* _PROBLEM_
Could the data below be copied out in full, word for word?

[Dataset entries]
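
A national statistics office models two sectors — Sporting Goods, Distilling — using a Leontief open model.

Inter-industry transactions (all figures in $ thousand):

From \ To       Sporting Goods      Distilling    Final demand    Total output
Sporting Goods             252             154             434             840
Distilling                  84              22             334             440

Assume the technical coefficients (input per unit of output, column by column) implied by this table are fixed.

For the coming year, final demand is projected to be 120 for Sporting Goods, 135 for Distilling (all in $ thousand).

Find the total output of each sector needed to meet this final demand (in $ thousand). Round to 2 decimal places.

x_S = 255.95, x_D = 169.05

Technical coefficients a_ij = z_ij / X_j:
  a_SS = 252/840 = 0.30, a_DS = 84/840 = 0.10
  a_SD = 154/440 = 0.35, a_DD = 22/440 = 0.05
I − A =
  [   0.70    -0.35]
  [  -0.10     0.95]
det(I−A) = (0.70)(0.95) − (-0.35)(-0.10) = 0.6300
adj(I−A) = [[0.95, 0.35], [0.10, 0.70]]
(I − A)⁻¹ = adj(I−A) / det(I−A) ≈
  [   1.5079     0.5556]
  [   0.1587     1.1111]
x = (I − A)⁻¹ d = adj(I−A)·d / det(I−A), with det(I−A) = 0.6300:
  x_S = (0.95·120 + 0.35·135) / 0.6300 = 161.25 / 0.6300 ≈ 255.95
  x_D = (0.10·120 + 0.70·135) / 0.6300 = 106.50 / 0.6300 ≈ 169.05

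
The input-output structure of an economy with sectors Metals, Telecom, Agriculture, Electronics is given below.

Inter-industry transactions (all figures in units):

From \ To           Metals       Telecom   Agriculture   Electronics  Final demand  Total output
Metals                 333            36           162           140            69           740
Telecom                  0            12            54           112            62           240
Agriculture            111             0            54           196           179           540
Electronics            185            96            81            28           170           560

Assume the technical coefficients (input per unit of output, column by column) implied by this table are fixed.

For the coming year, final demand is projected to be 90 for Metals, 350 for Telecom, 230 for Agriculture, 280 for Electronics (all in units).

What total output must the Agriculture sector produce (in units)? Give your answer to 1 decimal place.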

* _OUTPUT FOR THIS TASK_
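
A national statistics office models two sectors — Sporting Goods, Distilling — using a Leontief open model.

Inter-industry transactions (all figures in $ thousand):

From \ To       Sporting Goods      Distilling    Final demand    Total output
Sporting Goods             252             154             434             840
Distilling                  84              22             334             440

Assume the technical coefficients (input per unit of output, column by column) implied by this table are fixed.

For the coming year, final demand is projected to be 120 for Sporting Goods, 135 for Distilling (all in $ thousand).

Find the total output of each sector needed to meet this final demand (in $ thousand). Round to 2 decimal places.

x_S = 255.95, x_D = 169.05

Technical coefficients a_ij = z_ij / X_j:
  a_SS = 252/840 = 0.30, a_DS = 84/840 = 0.10
  a_SD = 154/440 = 0.35, a_DD = 22/440 = 0.05
I − A =
  [   0.70    -0.35]
  [  -0.10     0.95]
det(I−A) = (0.70)(0.95) − (-0.35)(-0.10) = 0.6300
adj(I−A) = [[0.95, 0.35], [0.10, 0.70]]
(I − A)⁻¹ = adj(I−A) / det(I−A) ≈
  [   1.5079     0.5556]
  [   0.1587     1.1111]
x = (I − A)⁻¹ d = adj(I−A)·d / det(I−A), with det(I−A) = 0.6300:
  x_S = (0.95·120 + 0.35·135) / 0.6300 = 161.25 / 0.6300 ≈ 255.95
  x_D = (0.10·120 + 0.70·135) / 0.6300 = 106.50 / 0.6300 ≈ 169.05

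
The input-output structure of an economy with sectors Metals, Telecom, Agriculture, Electronics is given below.

Inter-industry transactions (all figures in units):

From \ To           Metals       Telecom   Agriculture   Electronics  Final demand  Total output
Metals                 333            36           162           140            69           740
Telecom                  0            12            54           112            62           240
Agriculture            111             0            54           196           179           540
Electronics            185            96            81            28           170           560

Assume the technical coefficients (input per unit of output, column by column) implied by this table are fixed.

For the coming year, final demand is projected to be 90 for Metals, 350 for Telecom, 230 for Agriculture, 280 for Electronics (all in units).

What total output must the Agriculture sector produce (in units)? Give your answer to 1 decimal place.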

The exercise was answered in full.